» Required work
Find each line below containing the word "sqrt" and copy it.

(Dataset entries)
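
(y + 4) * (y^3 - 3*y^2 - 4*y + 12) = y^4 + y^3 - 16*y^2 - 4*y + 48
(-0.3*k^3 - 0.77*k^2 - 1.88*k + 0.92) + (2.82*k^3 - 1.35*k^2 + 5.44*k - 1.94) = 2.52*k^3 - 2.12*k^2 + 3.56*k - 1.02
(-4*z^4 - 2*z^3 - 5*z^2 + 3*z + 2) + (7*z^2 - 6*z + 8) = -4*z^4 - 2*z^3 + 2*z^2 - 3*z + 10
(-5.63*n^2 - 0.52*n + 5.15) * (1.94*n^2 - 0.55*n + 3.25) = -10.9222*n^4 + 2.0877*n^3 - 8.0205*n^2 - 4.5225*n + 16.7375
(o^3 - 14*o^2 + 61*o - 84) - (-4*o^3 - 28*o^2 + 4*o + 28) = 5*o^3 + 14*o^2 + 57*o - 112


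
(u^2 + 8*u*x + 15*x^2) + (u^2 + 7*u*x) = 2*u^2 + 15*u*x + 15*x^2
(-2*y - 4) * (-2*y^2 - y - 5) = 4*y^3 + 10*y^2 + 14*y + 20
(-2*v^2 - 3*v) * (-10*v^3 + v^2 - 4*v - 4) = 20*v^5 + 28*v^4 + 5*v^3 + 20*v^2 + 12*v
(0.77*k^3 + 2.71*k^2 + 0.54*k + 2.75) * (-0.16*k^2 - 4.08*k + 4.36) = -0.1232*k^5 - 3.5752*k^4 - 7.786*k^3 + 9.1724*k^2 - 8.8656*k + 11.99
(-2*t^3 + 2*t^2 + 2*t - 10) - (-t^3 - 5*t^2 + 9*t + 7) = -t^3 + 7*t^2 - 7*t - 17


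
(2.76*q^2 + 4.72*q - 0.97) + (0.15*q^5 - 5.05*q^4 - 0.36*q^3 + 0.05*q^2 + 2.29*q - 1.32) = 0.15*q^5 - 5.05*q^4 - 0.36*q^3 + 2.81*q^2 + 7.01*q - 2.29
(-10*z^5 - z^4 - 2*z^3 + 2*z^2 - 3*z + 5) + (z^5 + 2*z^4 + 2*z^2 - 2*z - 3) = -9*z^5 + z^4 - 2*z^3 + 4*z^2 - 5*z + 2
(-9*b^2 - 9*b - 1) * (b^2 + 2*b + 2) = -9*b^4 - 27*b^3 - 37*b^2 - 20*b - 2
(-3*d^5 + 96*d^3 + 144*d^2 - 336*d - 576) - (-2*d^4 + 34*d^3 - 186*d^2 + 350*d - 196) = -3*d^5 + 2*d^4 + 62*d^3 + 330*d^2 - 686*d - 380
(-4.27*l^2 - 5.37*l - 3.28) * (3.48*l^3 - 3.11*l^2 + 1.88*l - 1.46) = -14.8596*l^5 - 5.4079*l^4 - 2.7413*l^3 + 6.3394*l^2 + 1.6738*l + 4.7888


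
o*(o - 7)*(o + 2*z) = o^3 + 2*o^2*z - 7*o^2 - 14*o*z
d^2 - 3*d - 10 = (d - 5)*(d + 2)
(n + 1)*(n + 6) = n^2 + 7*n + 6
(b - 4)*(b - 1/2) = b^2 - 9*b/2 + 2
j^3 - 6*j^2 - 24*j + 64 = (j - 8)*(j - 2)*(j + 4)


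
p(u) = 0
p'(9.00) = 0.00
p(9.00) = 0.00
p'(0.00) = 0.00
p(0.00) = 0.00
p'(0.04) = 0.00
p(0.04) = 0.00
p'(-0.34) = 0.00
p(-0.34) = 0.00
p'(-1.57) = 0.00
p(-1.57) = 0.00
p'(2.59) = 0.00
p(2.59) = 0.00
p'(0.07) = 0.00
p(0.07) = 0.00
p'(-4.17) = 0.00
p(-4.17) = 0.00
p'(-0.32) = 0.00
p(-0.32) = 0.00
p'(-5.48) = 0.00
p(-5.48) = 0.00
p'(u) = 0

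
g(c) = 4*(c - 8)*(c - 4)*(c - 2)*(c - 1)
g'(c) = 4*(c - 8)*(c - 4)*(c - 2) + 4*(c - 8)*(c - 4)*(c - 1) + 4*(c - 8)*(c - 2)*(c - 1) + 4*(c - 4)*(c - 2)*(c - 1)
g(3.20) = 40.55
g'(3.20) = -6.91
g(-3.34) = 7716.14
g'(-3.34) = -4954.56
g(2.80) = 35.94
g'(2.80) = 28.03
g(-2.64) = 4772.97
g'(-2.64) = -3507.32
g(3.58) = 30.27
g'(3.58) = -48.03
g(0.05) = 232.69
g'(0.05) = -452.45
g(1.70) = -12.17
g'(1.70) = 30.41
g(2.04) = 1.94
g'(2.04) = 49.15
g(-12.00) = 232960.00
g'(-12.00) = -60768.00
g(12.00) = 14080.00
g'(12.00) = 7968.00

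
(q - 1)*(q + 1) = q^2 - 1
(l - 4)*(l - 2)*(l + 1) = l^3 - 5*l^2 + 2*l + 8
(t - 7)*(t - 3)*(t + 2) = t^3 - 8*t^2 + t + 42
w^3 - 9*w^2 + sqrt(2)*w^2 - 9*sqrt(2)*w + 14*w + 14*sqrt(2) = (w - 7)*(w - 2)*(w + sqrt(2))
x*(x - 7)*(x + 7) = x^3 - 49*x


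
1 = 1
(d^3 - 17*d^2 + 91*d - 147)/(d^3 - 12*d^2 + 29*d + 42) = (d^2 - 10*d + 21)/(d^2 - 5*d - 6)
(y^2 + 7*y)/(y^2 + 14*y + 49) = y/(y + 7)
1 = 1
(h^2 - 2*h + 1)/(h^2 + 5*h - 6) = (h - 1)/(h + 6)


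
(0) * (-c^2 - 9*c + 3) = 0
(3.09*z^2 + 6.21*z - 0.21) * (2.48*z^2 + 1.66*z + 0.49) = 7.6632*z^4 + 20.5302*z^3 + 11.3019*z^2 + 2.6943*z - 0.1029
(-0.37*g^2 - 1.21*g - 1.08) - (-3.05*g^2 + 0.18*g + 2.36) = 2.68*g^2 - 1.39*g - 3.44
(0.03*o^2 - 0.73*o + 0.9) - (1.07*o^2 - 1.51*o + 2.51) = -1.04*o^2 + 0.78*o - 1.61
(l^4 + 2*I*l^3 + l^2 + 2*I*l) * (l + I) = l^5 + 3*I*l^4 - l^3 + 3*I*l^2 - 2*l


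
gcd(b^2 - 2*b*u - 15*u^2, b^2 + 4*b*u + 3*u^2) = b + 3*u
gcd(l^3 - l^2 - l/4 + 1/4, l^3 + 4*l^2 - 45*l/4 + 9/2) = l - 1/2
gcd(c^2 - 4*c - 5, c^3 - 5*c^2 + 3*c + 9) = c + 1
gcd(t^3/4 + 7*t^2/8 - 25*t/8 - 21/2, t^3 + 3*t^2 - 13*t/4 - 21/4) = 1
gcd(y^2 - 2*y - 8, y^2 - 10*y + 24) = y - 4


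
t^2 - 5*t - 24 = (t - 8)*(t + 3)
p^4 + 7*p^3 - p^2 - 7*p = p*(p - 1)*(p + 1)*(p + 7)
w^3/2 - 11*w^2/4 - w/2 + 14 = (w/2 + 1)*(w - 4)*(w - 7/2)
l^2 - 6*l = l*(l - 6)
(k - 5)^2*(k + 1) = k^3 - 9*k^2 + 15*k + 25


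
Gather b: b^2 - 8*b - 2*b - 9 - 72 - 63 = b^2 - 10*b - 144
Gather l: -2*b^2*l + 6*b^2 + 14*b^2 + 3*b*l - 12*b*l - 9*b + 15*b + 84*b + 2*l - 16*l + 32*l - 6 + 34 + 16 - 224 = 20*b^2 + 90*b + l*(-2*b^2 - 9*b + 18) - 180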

...

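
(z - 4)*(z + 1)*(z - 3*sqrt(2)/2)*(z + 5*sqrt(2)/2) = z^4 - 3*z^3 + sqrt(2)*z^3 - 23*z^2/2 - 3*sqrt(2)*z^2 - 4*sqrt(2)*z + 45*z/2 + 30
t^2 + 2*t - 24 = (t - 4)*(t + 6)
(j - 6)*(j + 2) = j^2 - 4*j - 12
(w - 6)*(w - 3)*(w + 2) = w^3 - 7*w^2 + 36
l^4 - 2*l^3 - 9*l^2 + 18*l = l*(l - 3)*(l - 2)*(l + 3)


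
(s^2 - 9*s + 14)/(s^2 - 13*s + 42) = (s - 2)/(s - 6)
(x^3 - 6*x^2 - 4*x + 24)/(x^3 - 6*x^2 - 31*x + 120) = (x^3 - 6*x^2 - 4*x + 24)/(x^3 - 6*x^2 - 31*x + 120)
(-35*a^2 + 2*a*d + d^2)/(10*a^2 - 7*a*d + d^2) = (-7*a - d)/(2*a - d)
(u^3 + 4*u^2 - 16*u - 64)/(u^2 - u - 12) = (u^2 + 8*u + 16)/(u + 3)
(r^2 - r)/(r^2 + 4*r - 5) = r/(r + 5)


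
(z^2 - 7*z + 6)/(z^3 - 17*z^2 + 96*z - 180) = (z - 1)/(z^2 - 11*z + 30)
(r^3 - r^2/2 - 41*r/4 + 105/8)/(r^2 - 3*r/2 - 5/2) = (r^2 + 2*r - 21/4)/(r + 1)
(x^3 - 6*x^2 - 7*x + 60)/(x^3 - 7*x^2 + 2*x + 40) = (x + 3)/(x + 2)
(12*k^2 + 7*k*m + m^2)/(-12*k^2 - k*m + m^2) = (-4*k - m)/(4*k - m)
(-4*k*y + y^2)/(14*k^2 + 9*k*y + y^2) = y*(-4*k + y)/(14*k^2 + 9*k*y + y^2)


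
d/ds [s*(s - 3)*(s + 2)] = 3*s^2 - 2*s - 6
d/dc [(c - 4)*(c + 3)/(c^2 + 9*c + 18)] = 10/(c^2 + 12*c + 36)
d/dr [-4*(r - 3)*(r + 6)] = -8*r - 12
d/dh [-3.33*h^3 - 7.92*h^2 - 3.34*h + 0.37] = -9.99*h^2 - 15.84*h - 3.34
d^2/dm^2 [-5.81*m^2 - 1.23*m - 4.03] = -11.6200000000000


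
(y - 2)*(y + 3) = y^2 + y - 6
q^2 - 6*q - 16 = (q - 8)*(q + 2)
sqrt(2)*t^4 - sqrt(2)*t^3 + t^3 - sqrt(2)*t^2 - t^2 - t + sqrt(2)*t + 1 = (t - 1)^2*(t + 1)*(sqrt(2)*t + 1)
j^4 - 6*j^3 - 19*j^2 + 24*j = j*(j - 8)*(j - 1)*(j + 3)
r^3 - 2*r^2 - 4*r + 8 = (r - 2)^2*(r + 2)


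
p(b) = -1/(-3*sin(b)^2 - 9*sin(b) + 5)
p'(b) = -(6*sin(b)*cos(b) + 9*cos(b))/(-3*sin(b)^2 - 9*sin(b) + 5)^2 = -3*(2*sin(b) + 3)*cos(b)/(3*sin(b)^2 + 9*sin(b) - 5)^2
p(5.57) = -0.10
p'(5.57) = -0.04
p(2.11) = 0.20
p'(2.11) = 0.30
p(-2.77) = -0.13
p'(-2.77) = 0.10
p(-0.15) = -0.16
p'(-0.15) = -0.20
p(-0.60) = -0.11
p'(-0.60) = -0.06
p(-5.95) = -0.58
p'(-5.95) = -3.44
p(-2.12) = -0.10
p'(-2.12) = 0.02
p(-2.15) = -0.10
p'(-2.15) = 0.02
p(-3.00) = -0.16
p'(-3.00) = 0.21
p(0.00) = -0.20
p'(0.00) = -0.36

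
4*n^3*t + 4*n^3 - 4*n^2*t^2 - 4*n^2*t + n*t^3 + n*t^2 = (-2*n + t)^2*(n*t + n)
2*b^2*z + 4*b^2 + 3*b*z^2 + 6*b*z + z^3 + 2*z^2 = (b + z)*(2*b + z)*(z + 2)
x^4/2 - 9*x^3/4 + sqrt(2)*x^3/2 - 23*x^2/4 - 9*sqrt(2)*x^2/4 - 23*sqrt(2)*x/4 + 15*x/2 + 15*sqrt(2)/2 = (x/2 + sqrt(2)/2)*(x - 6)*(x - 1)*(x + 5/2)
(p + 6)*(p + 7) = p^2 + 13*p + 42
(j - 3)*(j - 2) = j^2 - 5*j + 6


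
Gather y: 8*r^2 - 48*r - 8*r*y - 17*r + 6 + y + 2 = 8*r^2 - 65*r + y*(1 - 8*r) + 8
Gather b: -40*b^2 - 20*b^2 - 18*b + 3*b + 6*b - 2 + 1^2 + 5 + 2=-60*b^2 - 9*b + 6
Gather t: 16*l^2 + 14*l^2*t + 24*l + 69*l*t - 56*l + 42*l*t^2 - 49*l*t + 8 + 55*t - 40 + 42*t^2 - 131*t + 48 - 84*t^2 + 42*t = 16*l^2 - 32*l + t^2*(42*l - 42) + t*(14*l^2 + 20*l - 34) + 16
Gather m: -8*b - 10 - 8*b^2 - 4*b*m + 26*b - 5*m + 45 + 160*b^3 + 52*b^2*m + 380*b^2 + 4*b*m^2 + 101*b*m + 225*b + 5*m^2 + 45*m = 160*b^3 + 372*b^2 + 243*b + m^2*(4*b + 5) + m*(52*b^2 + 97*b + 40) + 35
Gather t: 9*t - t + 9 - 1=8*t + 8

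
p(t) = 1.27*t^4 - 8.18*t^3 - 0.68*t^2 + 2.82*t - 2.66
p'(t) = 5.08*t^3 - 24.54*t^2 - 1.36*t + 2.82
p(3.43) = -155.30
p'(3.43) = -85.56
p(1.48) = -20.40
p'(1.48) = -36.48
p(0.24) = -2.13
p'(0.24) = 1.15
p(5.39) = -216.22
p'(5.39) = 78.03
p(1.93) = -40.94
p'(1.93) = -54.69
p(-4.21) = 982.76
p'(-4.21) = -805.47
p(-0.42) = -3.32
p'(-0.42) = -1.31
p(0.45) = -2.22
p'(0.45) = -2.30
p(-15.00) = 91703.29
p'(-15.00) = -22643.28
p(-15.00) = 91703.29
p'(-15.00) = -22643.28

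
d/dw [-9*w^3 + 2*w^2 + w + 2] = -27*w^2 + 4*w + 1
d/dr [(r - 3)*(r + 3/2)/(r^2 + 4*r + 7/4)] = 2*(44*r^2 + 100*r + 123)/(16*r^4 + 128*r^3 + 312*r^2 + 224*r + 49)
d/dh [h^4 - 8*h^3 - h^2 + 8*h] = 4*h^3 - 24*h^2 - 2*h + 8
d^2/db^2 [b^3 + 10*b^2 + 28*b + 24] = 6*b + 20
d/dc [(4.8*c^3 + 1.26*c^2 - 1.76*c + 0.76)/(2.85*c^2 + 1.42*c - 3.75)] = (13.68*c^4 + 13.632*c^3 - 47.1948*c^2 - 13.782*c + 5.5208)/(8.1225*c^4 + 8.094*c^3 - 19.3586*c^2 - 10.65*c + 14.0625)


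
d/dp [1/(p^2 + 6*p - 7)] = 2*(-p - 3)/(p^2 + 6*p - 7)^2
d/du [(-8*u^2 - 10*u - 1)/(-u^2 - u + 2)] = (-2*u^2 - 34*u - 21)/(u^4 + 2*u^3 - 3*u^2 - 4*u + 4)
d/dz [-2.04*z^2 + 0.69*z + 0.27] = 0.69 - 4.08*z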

...

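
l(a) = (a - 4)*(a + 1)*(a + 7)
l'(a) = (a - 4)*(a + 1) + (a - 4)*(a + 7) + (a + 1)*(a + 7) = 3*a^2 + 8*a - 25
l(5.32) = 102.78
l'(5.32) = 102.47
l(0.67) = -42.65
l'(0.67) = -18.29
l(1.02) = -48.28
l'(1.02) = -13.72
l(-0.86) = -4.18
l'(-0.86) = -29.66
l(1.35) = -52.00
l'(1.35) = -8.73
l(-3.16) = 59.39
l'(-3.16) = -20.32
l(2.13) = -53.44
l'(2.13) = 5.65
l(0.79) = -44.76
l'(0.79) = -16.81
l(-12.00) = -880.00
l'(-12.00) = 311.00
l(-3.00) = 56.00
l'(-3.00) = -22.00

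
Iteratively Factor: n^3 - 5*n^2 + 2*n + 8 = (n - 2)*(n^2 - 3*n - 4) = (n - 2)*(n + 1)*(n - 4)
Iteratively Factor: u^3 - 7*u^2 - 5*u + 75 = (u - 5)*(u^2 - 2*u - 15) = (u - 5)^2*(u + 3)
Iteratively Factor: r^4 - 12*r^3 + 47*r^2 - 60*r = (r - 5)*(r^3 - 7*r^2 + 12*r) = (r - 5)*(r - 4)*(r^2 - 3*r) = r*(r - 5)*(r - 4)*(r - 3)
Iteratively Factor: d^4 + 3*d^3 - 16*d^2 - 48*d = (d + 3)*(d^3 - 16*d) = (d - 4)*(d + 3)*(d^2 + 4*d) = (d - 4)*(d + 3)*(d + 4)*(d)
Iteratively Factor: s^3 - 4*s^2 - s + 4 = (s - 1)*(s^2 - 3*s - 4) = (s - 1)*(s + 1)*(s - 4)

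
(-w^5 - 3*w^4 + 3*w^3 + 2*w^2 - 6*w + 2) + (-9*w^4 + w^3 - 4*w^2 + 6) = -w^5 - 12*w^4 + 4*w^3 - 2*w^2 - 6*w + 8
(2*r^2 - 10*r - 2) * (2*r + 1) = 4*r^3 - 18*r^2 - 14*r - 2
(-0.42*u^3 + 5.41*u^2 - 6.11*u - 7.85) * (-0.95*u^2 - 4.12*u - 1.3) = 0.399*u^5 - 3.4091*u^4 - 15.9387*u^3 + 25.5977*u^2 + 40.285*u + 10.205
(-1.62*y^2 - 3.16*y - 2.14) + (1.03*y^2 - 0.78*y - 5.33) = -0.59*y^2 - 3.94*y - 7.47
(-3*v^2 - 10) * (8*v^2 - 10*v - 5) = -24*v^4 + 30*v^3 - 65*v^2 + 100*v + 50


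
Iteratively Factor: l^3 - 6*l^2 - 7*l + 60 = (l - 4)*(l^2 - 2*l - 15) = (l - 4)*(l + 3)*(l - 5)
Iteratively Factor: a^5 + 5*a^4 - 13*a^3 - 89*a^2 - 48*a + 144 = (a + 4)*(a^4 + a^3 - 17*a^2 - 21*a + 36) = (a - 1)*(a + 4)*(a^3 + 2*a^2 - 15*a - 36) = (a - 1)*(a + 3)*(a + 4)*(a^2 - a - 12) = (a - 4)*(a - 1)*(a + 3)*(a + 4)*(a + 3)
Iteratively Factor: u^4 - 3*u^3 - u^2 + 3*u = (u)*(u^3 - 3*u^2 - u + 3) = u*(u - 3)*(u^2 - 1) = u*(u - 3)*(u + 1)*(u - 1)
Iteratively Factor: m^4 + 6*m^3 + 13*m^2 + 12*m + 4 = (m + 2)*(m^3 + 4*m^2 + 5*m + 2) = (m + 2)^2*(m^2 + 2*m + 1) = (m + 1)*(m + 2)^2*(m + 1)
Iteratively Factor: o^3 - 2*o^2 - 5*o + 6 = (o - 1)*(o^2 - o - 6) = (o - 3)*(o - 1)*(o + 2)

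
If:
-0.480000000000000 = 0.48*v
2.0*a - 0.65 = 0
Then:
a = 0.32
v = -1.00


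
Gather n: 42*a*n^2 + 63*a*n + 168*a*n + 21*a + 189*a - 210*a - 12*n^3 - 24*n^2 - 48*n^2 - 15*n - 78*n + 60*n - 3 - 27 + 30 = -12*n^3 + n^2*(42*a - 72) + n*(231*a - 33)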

» Your response
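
w^3 - 9*w^2 + sqrt(2)*w^2 - 9*sqrt(2)*w + 14*w + 14*sqrt(2) = (w - 7)*(w - 2)*(w + sqrt(2))
(z - 4)*(z + 1)*(z - 3*sqrt(2)/2)*(z + 5*sqrt(2)/2) = z^4 - 3*z^3 + sqrt(2)*z^3 - 23*z^2/2 - 3*sqrt(2)*z^2 - 4*sqrt(2)*z + 45*z/2 + 30
sqrt(2)*t^4 - sqrt(2)*t^3 + t^3 - sqrt(2)*t^2 - t^2 - t + sqrt(2)*t + 1 = (t - 1)^2*(t + 1)*(sqrt(2)*t + 1)
x^4/2 - 9*x^3/4 + sqrt(2)*x^3/2 - 23*x^2/4 - 9*sqrt(2)*x^2/4 - 23*sqrt(2)*x/4 + 15*x/2 + 15*sqrt(2)/2 = (x/2 + sqrt(2)/2)*(x - 6)*(x - 1)*(x + 5/2)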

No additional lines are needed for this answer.